| What to work on |
Output only the line that contains "1. 3x + 3y = -17" and the lines after it, all verbatim, through the last one below.

START Source information

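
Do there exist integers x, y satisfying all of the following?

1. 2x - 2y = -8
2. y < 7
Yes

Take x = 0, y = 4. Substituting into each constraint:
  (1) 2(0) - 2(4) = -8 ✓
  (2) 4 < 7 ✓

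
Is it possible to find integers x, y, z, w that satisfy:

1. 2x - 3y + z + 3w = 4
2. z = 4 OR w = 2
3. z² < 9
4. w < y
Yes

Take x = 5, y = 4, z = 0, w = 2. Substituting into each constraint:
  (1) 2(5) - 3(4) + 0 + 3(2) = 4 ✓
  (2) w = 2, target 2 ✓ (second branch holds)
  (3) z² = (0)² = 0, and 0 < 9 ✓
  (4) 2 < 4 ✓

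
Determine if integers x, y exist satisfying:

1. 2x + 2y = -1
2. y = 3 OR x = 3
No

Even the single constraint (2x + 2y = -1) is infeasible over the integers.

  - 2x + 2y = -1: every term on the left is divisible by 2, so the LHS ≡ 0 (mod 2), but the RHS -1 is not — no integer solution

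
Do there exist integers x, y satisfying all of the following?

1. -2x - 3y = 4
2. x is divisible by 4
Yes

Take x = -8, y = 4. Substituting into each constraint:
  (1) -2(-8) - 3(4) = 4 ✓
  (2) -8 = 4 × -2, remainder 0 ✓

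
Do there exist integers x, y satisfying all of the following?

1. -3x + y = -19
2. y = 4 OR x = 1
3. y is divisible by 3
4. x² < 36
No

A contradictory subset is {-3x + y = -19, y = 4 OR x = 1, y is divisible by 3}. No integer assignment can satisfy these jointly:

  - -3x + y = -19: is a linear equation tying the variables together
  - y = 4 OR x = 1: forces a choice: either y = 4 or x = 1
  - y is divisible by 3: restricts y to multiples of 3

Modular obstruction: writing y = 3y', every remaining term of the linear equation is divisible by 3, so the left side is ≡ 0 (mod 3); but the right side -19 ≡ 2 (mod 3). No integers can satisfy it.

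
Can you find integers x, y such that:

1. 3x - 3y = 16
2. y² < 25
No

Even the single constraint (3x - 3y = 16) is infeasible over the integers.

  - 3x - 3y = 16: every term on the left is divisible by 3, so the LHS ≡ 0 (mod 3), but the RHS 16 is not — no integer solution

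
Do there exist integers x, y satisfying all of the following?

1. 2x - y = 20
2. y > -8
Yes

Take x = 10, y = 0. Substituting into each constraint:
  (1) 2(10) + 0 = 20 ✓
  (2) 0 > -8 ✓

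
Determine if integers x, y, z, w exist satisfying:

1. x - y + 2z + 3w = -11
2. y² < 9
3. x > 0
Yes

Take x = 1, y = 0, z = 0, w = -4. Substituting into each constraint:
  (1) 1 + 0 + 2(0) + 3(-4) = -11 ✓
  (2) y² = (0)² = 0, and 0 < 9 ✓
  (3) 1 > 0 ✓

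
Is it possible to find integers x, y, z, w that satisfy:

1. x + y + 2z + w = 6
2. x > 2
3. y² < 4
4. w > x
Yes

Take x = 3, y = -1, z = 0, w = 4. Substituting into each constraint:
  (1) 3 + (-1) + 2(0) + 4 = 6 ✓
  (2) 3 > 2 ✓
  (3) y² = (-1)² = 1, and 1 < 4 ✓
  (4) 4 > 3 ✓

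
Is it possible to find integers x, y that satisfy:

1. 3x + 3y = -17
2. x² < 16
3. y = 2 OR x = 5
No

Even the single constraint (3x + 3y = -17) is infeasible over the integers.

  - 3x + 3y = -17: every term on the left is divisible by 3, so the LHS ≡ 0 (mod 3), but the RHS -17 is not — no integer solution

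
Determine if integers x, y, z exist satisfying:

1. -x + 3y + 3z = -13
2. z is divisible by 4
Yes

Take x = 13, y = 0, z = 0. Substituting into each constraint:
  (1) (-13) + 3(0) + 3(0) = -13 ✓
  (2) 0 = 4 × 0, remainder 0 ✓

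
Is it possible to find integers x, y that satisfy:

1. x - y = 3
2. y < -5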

END Source information

| Task solution |
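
1. 3x + 3y = -17
2. x² < 16
3. y = 2 OR x = 5
No

Even the single constraint (3x + 3y = -17) is infeasible over the integers.

  - 3x + 3y = -17: every term on the left is divisible by 3, so the LHS ≡ 0 (mod 3), but the RHS -17 is not — no integer solution

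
Determine if integers x, y, z exist satisfying:

1. -x + 3y + 3z = -13
2. z is divisible by 4
Yes

Take x = 13, y = 0, z = 0. Substituting into each constraint:
  (1) (-13) + 3(0) + 3(0) = -13 ✓
  (2) 0 = 4 × 0, remainder 0 ✓

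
Is it possible to find integers x, y that satisfy:

1. x - y = 3
2. y < -5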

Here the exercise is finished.